=== Begin Enclosure ===

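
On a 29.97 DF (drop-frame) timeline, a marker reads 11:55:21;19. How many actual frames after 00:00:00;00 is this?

1286361

As if non-drop at 30 labels/s: (11 × 3600 + 55 × 60 + 21) × 30 + 19 = 1287649.
Minute boundaries passed: 715; those not divisible by 10: 715 − 71 = 644; dropped labels = 2 × 644 = 1288.
Actual frame index = 1287649 − 1288 = 1286361.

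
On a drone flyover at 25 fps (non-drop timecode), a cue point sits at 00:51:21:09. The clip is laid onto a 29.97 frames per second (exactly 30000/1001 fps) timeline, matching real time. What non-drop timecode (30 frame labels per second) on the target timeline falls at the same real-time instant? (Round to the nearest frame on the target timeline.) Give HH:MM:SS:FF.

00:51:18:08

Source frame index: (0×3600 + 51×60 + 21) × 25 + 9 = 77034.
Real time: 77034 / (25) = 77034/25 s.
Target frame: (77034/25) × (30000/1001) = 92440800/1001 ≈ 92348.452 → 92348.
At 30 labels/s: frame 92348 → 00:51:18:08.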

=== End Enclosure ===

• [Try it]: Please write out only the lines from the one containing "On a drone flyover" to the end of the records above, exactly, both ends included.

• [Exercise answer]:
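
On a drone flyover at 25 fps (non-drop timecode), a cue point sits at 00:51:21:09. The clip is laid onto a 29.97 frames per second (exactly 30000/1001 fps) timeline, matching real time. What non-drop timecode (30 frame labels per second) on the target timeline falls at the same real-time instant? (Round to the nearest frame on the target timeline.) Give HH:MM:SS:FF.

00:51:18:08

Source frame index: (0×3600 + 51×60 + 21) × 25 + 9 = 77034.
Real time: 77034 / (25) = 77034/25 s.
Target frame: (77034/25) × (30000/1001) = 92440800/1001 ≈ 92348.452 → 92348.
At 30 labels/s: frame 92348 → 00:51:18:08.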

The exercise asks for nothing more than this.